Assignment: Would you please transcribe, exactly as written, the lines of the entries below starting at the one that holds "cart: 4 silk + 1 sulfur -> 3 cart" and ending at the one that holds "12. gather 2 cobalt", both included?

Extracted entries:
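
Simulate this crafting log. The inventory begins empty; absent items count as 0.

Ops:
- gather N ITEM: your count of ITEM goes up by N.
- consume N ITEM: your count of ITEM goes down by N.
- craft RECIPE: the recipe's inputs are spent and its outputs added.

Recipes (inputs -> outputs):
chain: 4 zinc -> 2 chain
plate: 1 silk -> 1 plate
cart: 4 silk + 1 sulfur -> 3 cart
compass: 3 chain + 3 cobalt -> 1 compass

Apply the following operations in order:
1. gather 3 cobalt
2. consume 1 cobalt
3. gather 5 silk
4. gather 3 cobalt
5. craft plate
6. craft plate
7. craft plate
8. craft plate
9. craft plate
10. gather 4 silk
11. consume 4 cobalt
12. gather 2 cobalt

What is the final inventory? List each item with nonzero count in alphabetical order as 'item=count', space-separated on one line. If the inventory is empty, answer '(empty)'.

After 1 (gather 3 cobalt): cobalt=3
After 2 (consume 1 cobalt): cobalt=2
After 3 (gather 5 silk): cobalt=2 silk=5
After 4 (gather 3 cobalt): cobalt=5 silk=5
After 5 (craft plate): cobalt=5 plate=1 silk=4
After 6 (craft plate): cobalt=5 plate=2 silk=3
After 7 (craft plate): cobalt=5 plate=3 silk=2
After 8 (craft plate): cobalt=5 plate=4 silk=1
After 9 (craft plate): cobalt=5 plate=5
After 10 (gather 4 silk): cobalt=5 plate=5 silk=4
After 11 (consume 4 cobalt): cobalt=1 plate=5 silk=4
After 12 (gather 2 cobalt): cobalt=3 plate=5 silk=4

Answer: cobalt=3 plate=5 silk=4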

Exercise solution:
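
cart: 4 silk + 1 sulfur -> 3 cart
compass: 3 chain + 3 cobalt -> 1 compass

Apply the following operations in order:
1. gather 3 cobalt
2. consume 1 cobalt
3. gather 5 silk
4. gather 3 cobalt
5. craft plate
6. craft plate
7. craft plate
8. craft plate
9. craft plate
10. gather 4 silk
11. consume 4 cobalt
12. gather 2 cobalt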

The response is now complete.